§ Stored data
********

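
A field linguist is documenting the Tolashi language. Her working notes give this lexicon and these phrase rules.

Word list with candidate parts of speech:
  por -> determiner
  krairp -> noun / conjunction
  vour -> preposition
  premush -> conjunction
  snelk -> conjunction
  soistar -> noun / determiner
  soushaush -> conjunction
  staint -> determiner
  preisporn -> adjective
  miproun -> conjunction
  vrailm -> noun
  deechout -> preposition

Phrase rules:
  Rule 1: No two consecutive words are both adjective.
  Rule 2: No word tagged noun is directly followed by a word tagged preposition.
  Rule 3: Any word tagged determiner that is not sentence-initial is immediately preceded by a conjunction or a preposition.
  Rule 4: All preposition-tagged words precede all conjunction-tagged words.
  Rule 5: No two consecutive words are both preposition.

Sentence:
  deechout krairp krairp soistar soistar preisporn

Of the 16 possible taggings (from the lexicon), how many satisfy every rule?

6

Candidates per position — 1:deechout {preposition}; 2:krairp {noun,conjunction}; 3:krairp {noun,conjunction}; 4:soistar {noun,determiner}; 5:soistar {noun,determiner}; 6:preisporn {adjective}.
There are 16 candidate sequences in total.
Checking each against the rules leaves 6 sequences.
Count = 6.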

********

§ Instructions for the task
Write out each line exactly, starting with the line that contains "preisporn -> adjective" and stopping after the last line of the data.

§ Response
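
  preisporn -> adjective
  miproun -> conjunction
  vrailm -> noun
  deechout -> preposition

Phrase rules:
  Rule 1: No two consecutive words are both adjective.
  Rule 2: No word tagged noun is directly followed by a word tagged preposition.
  Rule 3: Any word tagged determiner that is not sentence-initial is immediately preceded by a conjunction or a preposition.
  Rule 4: All preposition-tagged words precede all conjunction-tagged words.
  Rule 5: No two consecutive words are both preposition.

Sentence:
  deechout krairp krairp soistar soistar preisporn

Of the 16 possible taggings (from the lexicon), how many satisfy every rule?

6

Candidates per position — 1:deechout {preposition}; 2:krairp {noun,conjunction}; 3:krairp {noun,conjunction}; 4:soistar {noun,determiner}; 5:soistar {noun,determiner}; 6:preisporn {adjective}.
There are 16 candidate sequences in total.
Checking each against the rules leaves 6 sequences.
Count = 6.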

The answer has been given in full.